Your answer should consist only of the lines below from the one with "N5: box=[-15,-20,12]..[1,-10,17] leaf" through the one with "Walk the tree depth-first", copied exactly.

※ ※ ※

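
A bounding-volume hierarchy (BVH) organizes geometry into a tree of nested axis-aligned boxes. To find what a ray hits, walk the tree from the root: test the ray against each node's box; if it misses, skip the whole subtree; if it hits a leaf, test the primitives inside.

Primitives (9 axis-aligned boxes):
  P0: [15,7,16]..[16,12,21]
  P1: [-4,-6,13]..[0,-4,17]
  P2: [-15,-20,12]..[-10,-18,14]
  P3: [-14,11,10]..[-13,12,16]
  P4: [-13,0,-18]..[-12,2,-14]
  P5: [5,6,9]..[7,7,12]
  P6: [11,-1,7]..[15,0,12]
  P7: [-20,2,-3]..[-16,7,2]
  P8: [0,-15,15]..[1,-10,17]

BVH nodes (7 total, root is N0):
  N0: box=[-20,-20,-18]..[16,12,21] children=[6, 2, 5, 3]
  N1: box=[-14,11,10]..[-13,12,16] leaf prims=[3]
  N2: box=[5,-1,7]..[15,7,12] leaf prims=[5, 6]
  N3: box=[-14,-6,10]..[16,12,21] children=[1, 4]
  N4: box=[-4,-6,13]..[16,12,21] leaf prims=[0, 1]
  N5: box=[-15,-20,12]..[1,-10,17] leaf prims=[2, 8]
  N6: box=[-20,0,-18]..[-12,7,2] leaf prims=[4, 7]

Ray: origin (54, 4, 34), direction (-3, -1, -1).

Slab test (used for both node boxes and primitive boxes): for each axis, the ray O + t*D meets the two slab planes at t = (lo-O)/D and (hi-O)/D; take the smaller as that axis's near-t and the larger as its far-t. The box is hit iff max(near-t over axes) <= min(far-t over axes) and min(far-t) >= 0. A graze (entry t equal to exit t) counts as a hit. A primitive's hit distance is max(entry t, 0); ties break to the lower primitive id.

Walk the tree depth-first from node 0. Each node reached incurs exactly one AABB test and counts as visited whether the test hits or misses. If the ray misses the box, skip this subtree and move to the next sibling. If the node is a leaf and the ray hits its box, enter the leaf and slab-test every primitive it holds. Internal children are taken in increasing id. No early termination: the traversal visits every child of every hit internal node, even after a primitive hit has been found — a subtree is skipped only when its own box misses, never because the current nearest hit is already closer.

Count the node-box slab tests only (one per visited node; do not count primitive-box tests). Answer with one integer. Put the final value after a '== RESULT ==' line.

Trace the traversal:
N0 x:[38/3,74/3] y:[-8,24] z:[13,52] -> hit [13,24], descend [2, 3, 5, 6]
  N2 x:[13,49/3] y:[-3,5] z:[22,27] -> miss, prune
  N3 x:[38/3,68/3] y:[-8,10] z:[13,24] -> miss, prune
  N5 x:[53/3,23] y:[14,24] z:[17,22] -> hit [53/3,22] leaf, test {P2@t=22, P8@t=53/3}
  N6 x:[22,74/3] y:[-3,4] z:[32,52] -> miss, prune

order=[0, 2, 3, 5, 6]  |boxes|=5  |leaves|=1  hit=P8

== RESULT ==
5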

※ ※ ※

■ Exercise answer
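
  N5: box=[-15,-20,12]..[1,-10,17] leaf prims=[2, 8]
  N6: box=[-20,0,-18]..[-12,7,2] leaf prims=[4, 7]

Ray: origin (54, 4, 34), direction (-3, -1, -1).

Slab test (used for both node boxes and primitive boxes): for each axis, the ray O + t*D meets the two slab planes at t = (lo-O)/D and (hi-O)/D; take the smaller as that axis's near-t and the larger as its far-t. The box is hit iff max(near-t over axes) <= min(far-t over axes) and min(far-t) >= 0. A graze (entry t equal to exit t) counts as a hit. A primitive's hit distance is max(entry t, 0); ties break to the lower primitive id.

Walk the tree depth-first from node 0. Each node reached incurs exactly one AABB test and counts as visited whether the test hits or misses. If the ray misses the box, skip this subtree and move to the next sibling. If the node is a leaf and the ray hits its box, enter the leaf and slab-test every primitive it holds. Internal children are taken in increasing id. No early termination: the traversal visits every child of every hit internal node, even after a primitive hit has been found — a subtree is skipped only when its own box misses, never because the current nearest hit is already closer.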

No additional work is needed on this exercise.